-- DATA PROVIDED follows --
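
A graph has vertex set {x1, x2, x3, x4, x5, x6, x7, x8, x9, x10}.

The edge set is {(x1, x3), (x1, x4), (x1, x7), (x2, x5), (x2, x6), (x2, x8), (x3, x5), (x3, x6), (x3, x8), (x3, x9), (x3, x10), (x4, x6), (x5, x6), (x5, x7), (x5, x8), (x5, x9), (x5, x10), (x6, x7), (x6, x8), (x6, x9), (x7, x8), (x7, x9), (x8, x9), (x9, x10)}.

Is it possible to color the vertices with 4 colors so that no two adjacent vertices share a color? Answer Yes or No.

No

x3, x5, x6, x8, x9 are mutually adjacent (a clique of size 5), so at least 5 colors are needed.
So 4 colors are not enough.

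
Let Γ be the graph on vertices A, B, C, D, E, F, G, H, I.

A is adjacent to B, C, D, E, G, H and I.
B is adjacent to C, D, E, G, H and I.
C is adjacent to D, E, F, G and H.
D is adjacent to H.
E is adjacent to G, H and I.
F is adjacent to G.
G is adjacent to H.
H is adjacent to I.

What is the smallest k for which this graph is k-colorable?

A, B, C, E, G, H form a clique, so at least 6 colors are needed.
6 colors suffice: A=1, B=4, C=3, D=5, E=6, F=1, G=5, H=2, I=3. Each edge has distinct colors on its endpoints.

6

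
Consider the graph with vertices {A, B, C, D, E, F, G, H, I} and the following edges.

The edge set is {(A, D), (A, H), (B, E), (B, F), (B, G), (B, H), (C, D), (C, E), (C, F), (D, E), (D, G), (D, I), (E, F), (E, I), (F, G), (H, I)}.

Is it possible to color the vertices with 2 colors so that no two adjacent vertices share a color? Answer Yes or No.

D, E, I form a triangle, so at least 3 colors are needed.
So 2 colors are not enough.

No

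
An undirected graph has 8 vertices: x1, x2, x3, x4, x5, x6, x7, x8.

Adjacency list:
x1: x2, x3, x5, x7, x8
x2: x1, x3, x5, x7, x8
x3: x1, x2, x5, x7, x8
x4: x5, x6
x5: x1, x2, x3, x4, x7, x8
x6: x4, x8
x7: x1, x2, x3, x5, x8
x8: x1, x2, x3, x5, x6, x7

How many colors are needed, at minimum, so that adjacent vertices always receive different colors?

6

x1, x2, x3, x5, x7, x8 are mutually adjacent (a clique of size 6), so at least 6 colors are needed.
A valid assignment using 6 colors: x1=3, x2=6, x3=5, x4=1, x5=2, x6=2, x7=4, x8=1. Each edge has distinct colors on its endpoints.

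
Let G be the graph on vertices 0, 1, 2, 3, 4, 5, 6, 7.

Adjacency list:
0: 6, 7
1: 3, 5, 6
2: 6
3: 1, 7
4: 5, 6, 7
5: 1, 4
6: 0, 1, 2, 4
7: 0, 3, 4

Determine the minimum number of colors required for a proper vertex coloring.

The cycle 7-4-6-1-3-7 has odd length 5, so it cannot be 2-colored; at least 3 colors are needed.
3 colors suffice: 0=blue, 1=blue, 2=blue, 3=green, 4=blue, 5=red, 6=red, 7=red. Each edge has distinct colors on its endpoints.

3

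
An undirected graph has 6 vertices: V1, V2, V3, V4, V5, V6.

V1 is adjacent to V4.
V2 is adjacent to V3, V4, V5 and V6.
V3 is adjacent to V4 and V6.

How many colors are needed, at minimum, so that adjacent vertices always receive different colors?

V2, V3, V6 form a triangle, so at least 3 colors are needed.
3 colors suffice: V1=1, V2=1, V3=3, V4=2, V5=2, V6=2. Each edge has distinct colors on its endpoints.

3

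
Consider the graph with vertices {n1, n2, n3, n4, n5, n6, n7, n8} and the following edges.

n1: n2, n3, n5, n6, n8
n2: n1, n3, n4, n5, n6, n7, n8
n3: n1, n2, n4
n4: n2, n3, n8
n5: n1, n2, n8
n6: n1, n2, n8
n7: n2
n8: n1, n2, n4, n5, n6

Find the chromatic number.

n1, n2, n5, n8 are pairwise adjacent (a clique of size 4), so at least 4 colors are needed.
4 colors suffice: n1=3, n2=1, n3=2, n4=3, n5=4, n6=4, n7=2, n8=2. Every edge joins two different colors.

4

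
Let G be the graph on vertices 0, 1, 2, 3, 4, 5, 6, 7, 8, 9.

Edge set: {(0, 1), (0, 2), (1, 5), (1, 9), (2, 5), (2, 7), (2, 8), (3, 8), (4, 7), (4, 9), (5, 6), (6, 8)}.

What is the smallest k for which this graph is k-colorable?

2

1 and 5 are adjacent, so at least 2 colors are needed.
One proper 2-coloring: 0=blue, 1=red, 2=red, 3=red, 4=red, 5=blue, 6=red, 7=blue, 8=blue, 9=blue. Every edge joins two different colors.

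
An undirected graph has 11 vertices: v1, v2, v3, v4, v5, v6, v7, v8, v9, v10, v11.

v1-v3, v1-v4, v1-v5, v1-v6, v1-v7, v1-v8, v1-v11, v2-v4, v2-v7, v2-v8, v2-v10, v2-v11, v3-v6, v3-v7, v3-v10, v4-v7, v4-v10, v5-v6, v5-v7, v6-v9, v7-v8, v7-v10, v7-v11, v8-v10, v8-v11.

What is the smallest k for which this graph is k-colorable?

4

v2, v7, v8, v10 form a clique, so at least 4 colors are needed.
A valid assignment using 4 colors: v1=2, v2=2, v3=3, v4=3, v5=3, v6=1, v7=1, v8=3, v9=2, v10=4, v11=4. Each edge has distinct colors on its endpoints.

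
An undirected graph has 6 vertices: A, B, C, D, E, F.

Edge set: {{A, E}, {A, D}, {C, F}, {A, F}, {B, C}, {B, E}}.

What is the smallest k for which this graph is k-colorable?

The cycle A-E-B-C-F-A has odd length 5, so it cannot be 2-colored; at least 3 colors are needed.
A valid assignment using 3 colors: A=1, B=1, C=3, D=2, E=2, F=2. Each edge has distinct colors on its endpoints.

3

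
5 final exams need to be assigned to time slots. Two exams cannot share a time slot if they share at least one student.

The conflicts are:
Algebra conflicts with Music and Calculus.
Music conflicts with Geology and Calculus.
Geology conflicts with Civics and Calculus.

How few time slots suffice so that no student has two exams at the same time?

3

Music, Geology, Calculus all conflict with each other, so at least 3 time slots are needed.
3 time slots suffice: Algebra=1, Music=3, Geology=1, Civics=2, Calculus=2. Each listed conflict is separated.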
-- DATA PROVIDED concluded --
A complete, exact copy of the material above is the expected answer.

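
A graph has vertex set {x1, x2, x3, x4, x5, x6, x7, x8, x9, x10}.

The edge set is {(x1, x3), (x1, x4), (x1, x7), (x2, x5), (x2, x6), (x2, x8), (x3, x5), (x3, x6), (x3, x8), (x3, x9), (x3, x10), (x4, x6), (x5, x6), (x5, x7), (x5, x8), (x5, x9), (x5, x10), (x6, x7), (x6, x8), (x6, x9), (x7, x8), (x7, x9), (x8, x9), (x9, x10)}.

Is it possible to color the vertices with 4 colors so that no two adjacent vertices share a color? Answer Yes or No.

No

x3, x5, x6, x8, x9 are mutually adjacent (a clique of size 5), so at least 5 colors are needed.
So 4 colors are not enough.

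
Let Γ be the graph on vertices A, B, C, D, E, F, G, H, I.

A is adjacent to B, C, D, E, G, H and I.
B is adjacent to C, D, E, G, H and I.
C is adjacent to D, E, F, G and H.
D is adjacent to H.
E is adjacent to G, H and I.
F is adjacent to G.
G is adjacent to H.
H is adjacent to I.

What is the smallest k for which this graph is k-colorable?

A, B, C, E, G, H form a clique, so at least 6 colors are needed.
6 colors suffice: A=1, B=4, C=3, D=5, E=6, F=1, G=5, H=2, I=3. Each edge has distinct colors on its endpoints.

6

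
Consider the graph with vertices {A, B, C, D, E, F, G, H, I} and the following edges.

The edge set is {(A, D), (A, H), (B, E), (B, F), (B, G), (B, H), (C, D), (C, E), (C, F), (D, E), (D, G), (D, I), (E, F), (E, I), (F, G), (H, I)}.

Is it possible to color the vertices with 2 colors so that no two adjacent vertices share a color? Answer Yes or No.

D, E, I form a triangle, so at least 3 colors are needed.
So 2 colors are not enough.

No

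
An undirected graph has 8 vertices: x1, x2, x3, x4, x5, x6, x7, x8.

Adjacency list:
x1: x2, x3, x5, x7, x8
x2: x1, x3, x5, x7, x8
x3: x1, x2, x5, x7, x8
x4: x5, x6
x5: x1, x2, x3, x4, x7, x8
x6: x4, x8
x7: x1, x2, x3, x5, x8
x8: x1, x2, x3, x5, x6, x7

How many colors are needed, at minimum, so that adjacent vertices always receive different colors?

6

x1, x2, x3, x5, x7, x8 are mutually adjacent (a clique of size 6), so at least 6 colors are needed.
A valid assignment using 6 colors: x1=3, x2=6, x3=5, x4=1, x5=2, x6=2, x7=4, x8=1. Each edge has distinct colors on its endpoints.

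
Let G be the graph on vertices 0, 1, 2, 3, 4, 5, 6, 7.

Adjacency list:
0: 6, 7
1: 3, 5, 6
2: 6
3: 1, 7
4: 5, 6, 7
5: 1, 4
6: 0, 1, 2, 4
7: 0, 3, 4

Determine the minimum number of colors required for a proper vertex coloring.

The cycle 7-4-6-1-3-7 has odd length 5, so it cannot be 2-colored; at least 3 colors are needed.
3 colors suffice: 0=blue, 1=blue, 2=blue, 3=green, 4=blue, 5=red, 6=red, 7=red. Each edge has distinct colors on its endpoints.

3

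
An undirected graph has 6 vertices: V1, V2, V3, V4, V5, V6.

V1 is adjacent to V4.
V2 is adjacent to V3, V4, V5 and V6.
V3 is adjacent to V4 and V6.

How many colors are needed, at minimum, so that adjacent vertices always receive different colors?

V2, V3, V6 form a triangle, so at least 3 colors are needed.
3 colors suffice: V1=1, V2=1, V3=3, V4=2, V5=2, V6=2. Each edge has distinct colors on its endpoints.

3

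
Consider the graph with vertices {n1, n2, n3, n4, n5, n6, n7, n8} and the following edges.

n1: n2, n3, n5, n6, n8
n2: n1, n3, n4, n5, n6, n7, n8
n3: n1, n2, n4
n4: n2, n3, n8
n5: n1, n2, n8
n6: n1, n2, n8
n7: n2
n8: n1, n2, n4, n5, n6

Find the chromatic number.

n1, n2, n5, n8 are pairwise adjacent (a clique of size 4), so at least 4 colors are needed.
4 colors suffice: n1=3, n2=1, n3=2, n4=3, n5=4, n6=4, n7=2, n8=2. Every edge joins two different colors.

4

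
Let G be the graph on vertices 0, 1, 2, 3, 4, 5, 6, 7, 8, 9.

Edge set: {(0, 1), (0, 2), (1, 5), (1, 9), (2, 5), (2, 7), (2, 8), (3, 8), (4, 7), (4, 9), (5, 6), (6, 8)}.

What is the smallest k for which this graph is k-colorable?

2

1 and 5 are adjacent, so at least 2 colors are needed.
One proper 2-coloring: 0=blue, 1=red, 2=red, 3=red, 4=red, 5=blue, 6=red, 7=blue, 8=blue, 9=blue. Every edge joins two different colors.

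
An undirected graph has 11 vertices: v1, v2, v3, v4, v5, v6, v7, v8, v9, v10, v11.

v1-v3, v1-v4, v1-v5, v1-v6, v1-v7, v1-v8, v1-v11, v2-v4, v2-v7, v2-v8, v2-v10, v2-v11, v3-v6, v3-v7, v3-v10, v4-v7, v4-v10, v5-v6, v5-v7, v6-v9, v7-v8, v7-v10, v7-v11, v8-v10, v8-v11.

What is the smallest k for which this graph is k-colorable?

4

v2, v7, v8, v10 form a clique, so at least 4 colors are needed.
A valid assignment using 4 colors: v1=2, v2=2, v3=3, v4=3, v5=3, v6=1, v7=1, v8=3, v9=2, v10=4, v11=4. Each edge has distinct colors on its endpoints.

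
An undirected graph has 6 vertices: A, B, C, D, E, F.

Edge set: {{A, E}, {A, D}, {C, F}, {A, F}, {B, C}, {B, E}}.

What is the smallest k for which this graph is k-colorable?

The cycle A-E-B-C-F-A has odd length 5, so it cannot be 2-colored; at least 3 colors are needed.
A valid assignment using 3 colors: A=1, B=1, C=3, D=2, E=2, F=2. Each edge has distinct colors on its endpoints.

3

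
5 final exams need to be assigned to time slots. Two exams cannot share a time slot if they share at least one student.

The conflicts are:
Algebra conflicts with Music and Calculus.
Music conflicts with Geology and Calculus.
Geology conflicts with Civics and Calculus.

How few time slots suffice so that no student has two exams at the same time?

3

Music, Geology, Calculus all conflict with each other, so at least 3 time slots are needed.
3 time slots suffice: Algebra=1, Music=3, Geology=1, Civics=2, Calculus=2. Each listed conflict is separated.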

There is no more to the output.